=== Begin Enclosure ===

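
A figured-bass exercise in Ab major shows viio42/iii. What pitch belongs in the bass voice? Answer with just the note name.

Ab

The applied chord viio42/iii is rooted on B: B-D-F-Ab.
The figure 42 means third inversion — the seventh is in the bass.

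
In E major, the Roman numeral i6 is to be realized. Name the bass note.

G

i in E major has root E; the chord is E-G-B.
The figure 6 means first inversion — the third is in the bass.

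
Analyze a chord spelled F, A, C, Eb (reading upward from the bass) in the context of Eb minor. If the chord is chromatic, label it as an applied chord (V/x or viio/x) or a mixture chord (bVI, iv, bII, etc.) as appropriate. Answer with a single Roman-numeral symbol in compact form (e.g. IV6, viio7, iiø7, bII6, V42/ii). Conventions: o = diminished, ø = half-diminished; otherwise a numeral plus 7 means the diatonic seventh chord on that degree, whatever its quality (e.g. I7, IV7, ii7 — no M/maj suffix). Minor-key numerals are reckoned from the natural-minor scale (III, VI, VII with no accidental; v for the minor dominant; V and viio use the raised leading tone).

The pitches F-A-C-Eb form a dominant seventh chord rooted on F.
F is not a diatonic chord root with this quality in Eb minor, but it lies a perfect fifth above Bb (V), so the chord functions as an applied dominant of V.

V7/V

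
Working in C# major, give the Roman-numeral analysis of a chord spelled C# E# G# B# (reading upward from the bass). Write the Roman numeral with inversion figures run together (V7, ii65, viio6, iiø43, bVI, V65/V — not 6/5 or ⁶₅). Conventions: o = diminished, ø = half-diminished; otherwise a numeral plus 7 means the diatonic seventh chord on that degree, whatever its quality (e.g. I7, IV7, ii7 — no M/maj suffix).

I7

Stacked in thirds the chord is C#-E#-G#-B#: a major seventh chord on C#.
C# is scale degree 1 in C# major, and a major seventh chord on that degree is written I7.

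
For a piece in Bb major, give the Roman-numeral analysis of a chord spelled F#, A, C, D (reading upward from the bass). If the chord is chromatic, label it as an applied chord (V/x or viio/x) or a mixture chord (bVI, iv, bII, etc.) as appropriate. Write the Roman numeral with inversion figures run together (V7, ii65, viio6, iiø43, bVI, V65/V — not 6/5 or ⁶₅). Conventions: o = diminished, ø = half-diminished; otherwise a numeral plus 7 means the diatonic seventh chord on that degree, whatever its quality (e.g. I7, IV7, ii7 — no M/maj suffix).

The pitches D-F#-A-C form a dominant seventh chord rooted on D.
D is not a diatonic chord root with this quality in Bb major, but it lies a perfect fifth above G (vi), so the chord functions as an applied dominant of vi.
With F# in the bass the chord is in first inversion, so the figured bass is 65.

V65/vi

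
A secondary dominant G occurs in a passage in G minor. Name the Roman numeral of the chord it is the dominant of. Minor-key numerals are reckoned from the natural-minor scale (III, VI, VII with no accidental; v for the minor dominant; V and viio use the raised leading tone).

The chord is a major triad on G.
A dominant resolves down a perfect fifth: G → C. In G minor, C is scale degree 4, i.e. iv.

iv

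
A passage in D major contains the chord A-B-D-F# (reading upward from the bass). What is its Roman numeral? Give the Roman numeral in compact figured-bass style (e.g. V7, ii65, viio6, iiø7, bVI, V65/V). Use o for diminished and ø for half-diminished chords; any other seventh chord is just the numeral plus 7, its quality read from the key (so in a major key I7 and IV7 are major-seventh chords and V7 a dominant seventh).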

=== End Enclosure ===

> TASK DESCRIPTION
In your answer, repeat each line of the material word for word.

> RESPONSE BELOW
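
A figured-bass exercise in Ab major shows viio42/iii. What pitch belongs in the bass voice? Answer with just the note name.

Ab

The applied chord viio42/iii is rooted on B: B-D-F-Ab.
The figure 42 means third inversion — the seventh is in the bass.

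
In E major, the Roman numeral i6 is to be realized. Name the bass note.

G

i in E major has root E; the chord is E-G-B.
The figure 6 means first inversion — the third is in the bass.

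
Analyze a chord spelled F, A, C, Eb (reading upward from the bass) in the context of Eb minor. If the chord is chromatic, label it as an applied chord (V/x or viio/x) or a mixture chord (bVI, iv, bII, etc.) as appropriate. Answer with a single Roman-numeral symbol in compact form (e.g. IV6, viio7, iiø7, bII6, V42/ii). Conventions: o = diminished, ø = half-diminished; otherwise a numeral plus 7 means the diatonic seventh chord on that degree, whatever its quality (e.g. I7, IV7, ii7 — no M/maj suffix). Minor-key numerals are reckoned from the natural-minor scale (III, VI, VII with no accidental; v for the minor dominant; V and viio use the raised leading tone).

The pitches F-A-C-Eb form a dominant seventh chord rooted on F.
F is not a diatonic chord root with this quality in Eb minor, but it lies a perfect fifth above Bb (V), so the chord functions as an applied dominant of V.

V7/V

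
Working in C# major, give the Roman-numeral analysis of a chord spelled C# E# G# B# (reading upward from the bass). Write the Roman numeral with inversion figures run together (V7, ii65, viio6, iiø43, bVI, V65/V — not 6/5 or ⁶₅). Conventions: o = diminished, ø = half-diminished; otherwise a numeral plus 7 means the diatonic seventh chord on that degree, whatever its quality (e.g. I7, IV7, ii7 — no M/maj suffix).

I7

Stacked in thirds the chord is C#-E#-G#-B#: a major seventh chord on C#.
C# is scale degree 1 in C# major, and a major seventh chord on that degree is written I7.

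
For a piece in Bb major, give the Roman-numeral analysis of a chord spelled F#, A, C, D (reading upward from the bass). If the chord is chromatic, label it as an applied chord (V/x or viio/x) or a mixture chord (bVI, iv, bII, etc.) as appropriate. Write the Roman numeral with inversion figures run together (V7, ii65, viio6, iiø43, bVI, V65/V — not 6/5 or ⁶₅). Conventions: o = diminished, ø = half-diminished; otherwise a numeral plus 7 means the diatonic seventh chord on that degree, whatever its quality (e.g. I7, IV7, ii7 — no M/maj suffix).

The pitches D-F#-A-C form a dominant seventh chord rooted on D.
D is not a diatonic chord root with this quality in Bb major, but it lies a perfect fifth above G (vi), so the chord functions as an applied dominant of vi.
With F# in the bass the chord is in first inversion, so the figured bass is 65.

V65/vi

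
A secondary dominant G occurs in a passage in G minor. Name the Roman numeral of the chord it is the dominant of. Minor-key numerals are reckoned from the natural-minor scale (III, VI, VII with no accidental; v for the minor dominant; V and viio use the raised leading tone).

The chord is a major triad on G.
A dominant resolves down a perfect fifth: G → C. In G minor, C is scale degree 4, i.e. iv.

iv

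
A passage in D major contains the chord A-B-D-F# (reading upward from the bass). What is its Roman numeral? Give the Roman numeral in compact figured-bass style (e.g. V7, ii65, viio6, iiø7, bVI, V65/V). Use o for diminished and ø for half-diminished chords; any other seventh chord is just the numeral plus 7, its quality read from the key (so in a major key I7 and IV7 are major-seventh chords and V7 a dominant seventh).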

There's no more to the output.